REQUIRED ACTION ▸
Print all the records exactly as they stand.

Start of EXTRACTED INFORMATION

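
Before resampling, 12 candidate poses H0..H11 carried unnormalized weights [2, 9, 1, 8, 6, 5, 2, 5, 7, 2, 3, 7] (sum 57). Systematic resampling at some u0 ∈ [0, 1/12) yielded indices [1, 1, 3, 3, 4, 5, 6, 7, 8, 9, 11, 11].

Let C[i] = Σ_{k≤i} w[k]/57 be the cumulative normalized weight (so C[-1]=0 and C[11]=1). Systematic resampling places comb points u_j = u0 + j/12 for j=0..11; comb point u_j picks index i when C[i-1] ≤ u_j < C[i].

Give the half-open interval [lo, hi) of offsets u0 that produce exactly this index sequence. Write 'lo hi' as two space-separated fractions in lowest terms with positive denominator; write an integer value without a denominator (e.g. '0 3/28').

C = [2/57, 11/57, 4/19, 20/57, 26/57, 31/57, 11/19, 2/3, 15/19, 47/57, 50/57, 1]
j=0 picked index 1: u0 ∈ [2/57, 11/57)
j=1 picked index 1: u0 ∈ [-11/228, 25/228)
j=2 picked index 3: u0 ∈ [5/114, 7/38)
j=3 picked index 3: u0 ∈ [-3/76, 23/228)
j=4 picked index 4: u0 ∈ [1/57, 7/57)
j=5 picked index 5: u0 ∈ [3/76, 29/228)
j=6 picked index 6: u0 ∈ [5/114, 3/38)
j=7 picked index 7: u0 ∈ [-1/228, 1/12)
j=8 picked index 8: u0 ∈ [0, 7/57)
j=9 picked index 9: u0 ∈ [3/76, 17/228)
j=10 picked index 11: u0 ∈ [5/114, 1/6)
j=11 picked index 11: u0 ∈ [-3/76, 1/12)
intersection: [5/114, 17/228)

5/114 17/228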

End of EXTRACTED INFORMATION

RESPONSE FOR THIS EXERCISE ▸
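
Before resampling, 12 candidate poses H0..H11 carried unnormalized weights [2, 9, 1, 8, 6, 5, 2, 5, 7, 2, 3, 7] (sum 57). Systematic resampling at some u0 ∈ [0, 1/12) yielded indices [1, 1, 3, 3, 4, 5, 6, 7, 8, 9, 11, 11].

Let C[i] = Σ_{k≤i} w[k]/57 be the cumulative normalized weight (so C[-1]=0 and C[11]=1). Systematic resampling places comb points u_j = u0 + j/12 for j=0..11; comb point u_j picks index i when C[i-1] ≤ u_j < C[i].

Give the half-open interval [lo, hi) of offsets u0 that produce exactly this index sequence. Write 'lo hi' as two space-separated fractions in lowest terms with positive denominator; write an integer value without a denominator (e.g. '0 3/28').

C = [2/57, 11/57, 4/19, 20/57, 26/57, 31/57, 11/19, 2/3, 15/19, 47/57, 50/57, 1]
j=0 picked index 1: u0 ∈ [2/57, 11/57)
j=1 picked index 1: u0 ∈ [-11/228, 25/228)
j=2 picked index 3: u0 ∈ [5/114, 7/38)
j=3 picked index 3: u0 ∈ [-3/76, 23/228)
j=4 picked index 4: u0 ∈ [1/57, 7/57)
j=5 picked index 5: u0 ∈ [3/76, 29/228)
j=6 picked index 6: u0 ∈ [5/114, 3/38)
j=7 picked index 7: u0 ∈ [-1/228, 1/12)
j=8 picked index 8: u0 ∈ [0, 7/57)
j=9 picked index 9: u0 ∈ [3/76, 17/228)
j=10 picked index 11: u0 ∈ [5/114, 1/6)
j=11 picked index 11: u0 ∈ [-3/76, 1/12)
intersection: [5/114, 17/228)

5/114 17/228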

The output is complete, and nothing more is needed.